» **About this exercise**
Starting from the line containing "Two antennas have", write out the rest of the entries exactly, through the final line, including nothing else.

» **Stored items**
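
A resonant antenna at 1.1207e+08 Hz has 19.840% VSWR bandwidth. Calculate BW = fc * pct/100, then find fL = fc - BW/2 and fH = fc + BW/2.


BW = 1.1207e+08 * 19.840/100 = 2.223469e+07 Hz
fL = 1.1207e+08 - 2.223469e+07/2 = 1.010e+08 Hz
fH = 1.1207e+08 + 2.223469e+07/2 = 1.232e+08 Hz

BW=2.223e+07 Hz, fL=1.010e+08 Hz, fH=1.232e+08 Hz


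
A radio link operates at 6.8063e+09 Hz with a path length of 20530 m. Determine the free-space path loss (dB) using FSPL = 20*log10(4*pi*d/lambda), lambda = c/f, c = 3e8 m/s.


lambda = c / f = 3.0000e+08 / 6.8063e+09 = 0.04407681 m
FSPL = 20 * log10(4*pi*20530/0.04407681) = 135.3 dB

135.3 dB


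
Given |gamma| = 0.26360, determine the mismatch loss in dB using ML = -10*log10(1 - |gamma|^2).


ML = -10 * log10(1 - 0.26360^2) = -10 * log10(0.93051504) = 0.3128 dB

0.3128 dB


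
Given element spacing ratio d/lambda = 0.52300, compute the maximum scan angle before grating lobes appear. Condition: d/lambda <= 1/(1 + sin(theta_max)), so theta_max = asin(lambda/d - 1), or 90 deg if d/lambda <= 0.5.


lambda/d - 1 = 1/0.52300 - 1 = 0.9120459
theta_max = asin(0.9120459) = 65.79 deg

65.79 deg


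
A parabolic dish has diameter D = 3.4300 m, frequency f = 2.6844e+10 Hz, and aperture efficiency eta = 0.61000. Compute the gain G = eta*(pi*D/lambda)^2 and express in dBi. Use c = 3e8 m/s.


lambda = c / f = 3.0000e+08 / 2.6844e+10 = 0.01117568 m
G_linear = 0.61000 * (pi * 3.4300 / 0.01117568)^2 = 567113.4
G_dBi = 10 * log10(567113.4) = 57.54 dBi

57.54 dBi


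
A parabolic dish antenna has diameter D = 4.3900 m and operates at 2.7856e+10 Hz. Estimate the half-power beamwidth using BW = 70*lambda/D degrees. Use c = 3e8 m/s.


lambda = c / f = 3.0000e+08 / 2.7856e+10 = 0.01076967 m
BW = 70 * 0.01076967 / 4.3900 = 0.1717 deg

0.1717 deg


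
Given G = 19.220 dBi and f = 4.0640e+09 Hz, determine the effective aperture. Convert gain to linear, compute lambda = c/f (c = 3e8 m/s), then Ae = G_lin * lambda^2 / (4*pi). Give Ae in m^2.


lambda = c / f = 3.0000e+08 / 4.0640e+09 = 0.07381890 m
G_linear = 10^(19.220/10) = 83.56030
Ae = G_linear * lambda^2 / (4*pi) = 83.56030 * 0.07381890^2 / (4*pi) = 0.03623 m^2

0.03623 m^2


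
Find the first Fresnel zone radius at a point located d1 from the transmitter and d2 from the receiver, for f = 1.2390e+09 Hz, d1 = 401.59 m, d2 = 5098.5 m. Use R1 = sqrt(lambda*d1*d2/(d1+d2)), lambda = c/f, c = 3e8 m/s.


lambda = c / f = 3.0000e+08 / 1.2390e+09 = 0.2421308 m
R1 = sqrt(0.2421308 * 401.59 * 5098.5 / (401.59 + 5098.5)) = 9.494 m

9.494 m


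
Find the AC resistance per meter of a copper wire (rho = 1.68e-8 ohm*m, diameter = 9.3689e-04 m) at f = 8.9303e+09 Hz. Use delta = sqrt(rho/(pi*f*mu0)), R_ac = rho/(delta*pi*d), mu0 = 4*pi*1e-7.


delta = sqrt(1.68e-8 / (pi * 8.9303e+09 * 4*pi*1e-7)) = 6.903062e-07 m
R_ac = 1.68e-8 / (6.903062e-07 * pi * 9.3689e-04) = 8.269 ohm/m

8.269 ohm/m


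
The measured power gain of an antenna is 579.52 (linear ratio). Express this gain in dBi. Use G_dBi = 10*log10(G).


G_dBi = 10 * log10(579.52) = 27.63 dBi

27.63 dBi


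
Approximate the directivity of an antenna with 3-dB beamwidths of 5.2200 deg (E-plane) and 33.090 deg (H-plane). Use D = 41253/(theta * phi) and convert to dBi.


D_linear = 41253 / (5.2200 * 33.090) = 238.8297
D_dBi = 10 * log10(238.8297) = 23.78 dBi

23.78 dBi


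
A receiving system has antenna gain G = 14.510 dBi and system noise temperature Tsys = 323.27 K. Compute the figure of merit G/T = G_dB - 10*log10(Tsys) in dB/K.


G/T = 14.510 - 10*log10(323.27) = 14.510 - 25.09565 = -10.59 dB/K

-10.59 dB/K


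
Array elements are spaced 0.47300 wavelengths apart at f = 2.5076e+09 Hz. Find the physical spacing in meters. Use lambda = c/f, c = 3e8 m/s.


lambda = c / f = 3.0000e+08 / 2.5076e+09 = 0.1196363 m
d = 0.47300 * 0.1196363 = 0.05659 m

0.05659 m


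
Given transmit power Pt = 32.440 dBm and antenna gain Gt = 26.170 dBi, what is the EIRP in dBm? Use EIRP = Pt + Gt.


EIRP = Pt + Gt = 32.440 + 26.170 = 58.61 dBm

58.61 dBm


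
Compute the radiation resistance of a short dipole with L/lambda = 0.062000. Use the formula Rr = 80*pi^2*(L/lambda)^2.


Rr = 80 * pi^2 * (0.062000)^2 = 80 * 9.869604 * 3.844000e-03 = 3.035 ohm

3.035 ohm


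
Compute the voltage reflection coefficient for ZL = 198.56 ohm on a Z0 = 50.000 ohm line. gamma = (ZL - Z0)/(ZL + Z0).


gamma = (198.56 - 50.000) / (198.56 + 50.000) = 0.5977

0.5977


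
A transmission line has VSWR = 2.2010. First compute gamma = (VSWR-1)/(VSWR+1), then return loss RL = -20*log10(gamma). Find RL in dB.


gamma = (2.2010 - 1) / (2.2010 + 1) = 0.3751953
RL = -20 * log10(0.3751953) = 8.515 dB

8.515 dB


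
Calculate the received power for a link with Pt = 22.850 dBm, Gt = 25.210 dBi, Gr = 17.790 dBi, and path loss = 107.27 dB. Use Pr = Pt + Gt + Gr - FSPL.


Pr = 22.850 + 25.210 + 17.790 - 107.27 = -41.42 dBm

-41.42 dBm


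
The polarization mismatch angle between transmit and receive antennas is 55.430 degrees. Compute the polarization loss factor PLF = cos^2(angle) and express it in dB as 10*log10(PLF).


PLF_linear = cos^2(55.430 deg) = 0.3219571
PLF_dB = 10 * log10(0.3219571) = -4.922 dB

-4.922 dB


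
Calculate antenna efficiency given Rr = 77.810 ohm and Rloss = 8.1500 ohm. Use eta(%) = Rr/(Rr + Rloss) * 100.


eta = 77.810 / (77.810 + 8.1500) * 100 = 90.52%

90.52%


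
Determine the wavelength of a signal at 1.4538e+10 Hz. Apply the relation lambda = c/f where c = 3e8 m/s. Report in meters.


lambda = c / f = 3.0000e+08 / 1.4538e+10 = 0.02064 m

0.02064 m


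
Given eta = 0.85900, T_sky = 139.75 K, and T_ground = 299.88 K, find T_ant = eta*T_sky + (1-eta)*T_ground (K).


T_ant = 0.85900 * 139.75 + (1 - 0.85900) * 299.88 = 162.3 K

162.3 K


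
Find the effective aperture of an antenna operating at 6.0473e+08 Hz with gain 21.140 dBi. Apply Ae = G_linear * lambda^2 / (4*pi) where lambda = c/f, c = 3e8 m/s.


lambda = c / f = 3.0000e+08 / 6.0473e+08 = 0.4960892 m
G_linear = 10^(21.140/10) = 130.0170
Ae = G_linear * lambda^2 / (4*pi) = 130.0170 * 0.4960892^2 / (4*pi) = 2.546 m^2

2.546 m^2


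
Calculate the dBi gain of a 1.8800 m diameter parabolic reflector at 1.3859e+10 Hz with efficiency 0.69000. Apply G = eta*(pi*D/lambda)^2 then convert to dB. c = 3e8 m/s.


lambda = c / f = 3.0000e+08 / 1.3859e+10 = 0.02164658 m
G_linear = 0.69000 * (pi * 1.8800 / 0.02164658)^2 = 51367.21
G_dBi = 10 * log10(51367.21) = 47.11 dBi

47.11 dBi


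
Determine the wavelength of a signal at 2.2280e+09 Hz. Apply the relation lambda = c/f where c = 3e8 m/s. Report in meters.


lambda = c / f = 3.0000e+08 / 2.2280e+09 = 0.1346 m

0.1346 m


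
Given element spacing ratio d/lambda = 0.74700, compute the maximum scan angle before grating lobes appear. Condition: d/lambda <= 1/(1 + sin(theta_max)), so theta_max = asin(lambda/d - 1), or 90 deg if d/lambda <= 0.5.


lambda/d - 1 = 1/0.74700 - 1 = 0.3386881
theta_max = asin(0.3386881) = 19.80 deg

19.80 deg


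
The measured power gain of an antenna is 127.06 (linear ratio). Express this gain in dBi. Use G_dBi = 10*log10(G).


G_dBi = 10 * log10(127.06) = 21.04 dBi

21.04 dBi


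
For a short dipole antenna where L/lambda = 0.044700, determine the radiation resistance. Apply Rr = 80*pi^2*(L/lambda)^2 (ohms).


Rr = 80 * pi^2 * (0.044700)^2 = 80 * 9.869604 * 1.998090e-03 = 1.578 ohm

1.578 ohm


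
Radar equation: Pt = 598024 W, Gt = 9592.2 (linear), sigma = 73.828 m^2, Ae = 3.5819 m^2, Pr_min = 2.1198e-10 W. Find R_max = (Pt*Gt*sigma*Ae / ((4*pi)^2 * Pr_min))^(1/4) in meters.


R^4 = 598024*9592.2*73.828*3.5819 / ((4*pi)^2 * 2.1198e-10) = 4.531654e+19
R_max = 4.531654e+19^0.25 = 82047 m

82047 m


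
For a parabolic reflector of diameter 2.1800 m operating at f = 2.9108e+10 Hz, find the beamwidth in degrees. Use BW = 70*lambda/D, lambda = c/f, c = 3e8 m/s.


lambda = c / f = 3.0000e+08 / 2.9108e+10 = 0.01030644 m
BW = 70 * 0.01030644 / 2.1800 = 0.3309 deg

0.3309 deg


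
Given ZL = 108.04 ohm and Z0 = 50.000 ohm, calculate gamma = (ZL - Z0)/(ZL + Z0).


gamma = (108.04 - 50.000) / (108.04 + 50.000) = 0.3672

0.3672


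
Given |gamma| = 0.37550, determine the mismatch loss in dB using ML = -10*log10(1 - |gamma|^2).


ML = -10 * log10(1 - 0.37550^2) = -10 * log10(0.85899975) = 0.6601 dB

0.6601 dB


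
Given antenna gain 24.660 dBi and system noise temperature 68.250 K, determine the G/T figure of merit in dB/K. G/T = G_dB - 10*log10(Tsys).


G/T = 24.660 - 10*log10(68.250) = 24.660 - 18.34103 = 6.319 dB/K

6.319 dB/K


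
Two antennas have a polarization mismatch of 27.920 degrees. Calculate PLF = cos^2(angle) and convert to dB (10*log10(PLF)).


PLF_linear = cos^2(27.920 deg) = 0.7807529
PLF_dB = 10 * log10(0.7807529) = -1.075 dB

-1.075 dB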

» **Solution for this problem**
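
Two antennas have a polarization mismatch of 27.920 degrees. Calculate PLF = cos^2(angle) and convert to dB (10*log10(PLF)).


PLF_linear = cos^2(27.920 deg) = 0.7807529
PLF_dB = 10 * log10(0.7807529) = -1.075 dB

-1.075 dB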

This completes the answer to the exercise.